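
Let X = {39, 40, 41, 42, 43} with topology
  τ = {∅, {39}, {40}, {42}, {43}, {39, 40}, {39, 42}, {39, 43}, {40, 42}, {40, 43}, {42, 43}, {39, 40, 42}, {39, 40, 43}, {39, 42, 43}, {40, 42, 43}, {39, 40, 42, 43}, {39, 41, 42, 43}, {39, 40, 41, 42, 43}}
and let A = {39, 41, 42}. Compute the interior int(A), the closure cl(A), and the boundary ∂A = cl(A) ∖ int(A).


int(A) = {39, 42}, cl(A) = {39, 41, 42}, ∂A = {41}.

Closed sets in (X, τ) are complements of opens:
  closed(X, τ) = {∅, {40}, {41}, {39, 41}, {40, 41}, {41, 42}, {41, 43}, {39, 40, 41}, {39, 41, 42}, {39, 41, 43}, {40, 41, 42}, {40, 41, 43}, {41, 42, 43}, {39, 40, 41, 42}, {39, 40, 41, 43}, {39, 41, 42, 43}, {40, 41, 42, 43}, {39, 40, 41, 42, 43}}.
int(A) = ⋃ {U ∈ τ : U ⊆ A}. Opens contained in A: ∅, {39}, {42}, {39, 42}.
Taking the union of these: int(A) = {39, 42}.
cl(A) = ⋂ {C closed : A ⊆ C}. Closed sets containing A: {39, 41, 42}, {39, 40, 41, 42}, {39, 41, 42, 43}, {39, 40, 41, 42, 43}.
Intersecting these: cl(A) = {39, 41, 42}.
∂A = cl(A) ∖ int(A) = {39, 41, 42} ∖ {39, 42} = {41}.


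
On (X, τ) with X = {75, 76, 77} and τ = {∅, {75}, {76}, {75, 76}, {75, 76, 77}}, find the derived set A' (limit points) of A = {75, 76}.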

-------

▸ **Problem to work on**: All lines of the records containing "with" should be shown.

▸ **Response area**:
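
Let X = {39, 40, 41, 42, 43} with topology
On (X, τ) with X = {75, 76, 77} and τ = {∅, {75}, {76}, {75, 76}, {75, 76, 77}}, find the derived set A' (limit points) of A = {75, 76}.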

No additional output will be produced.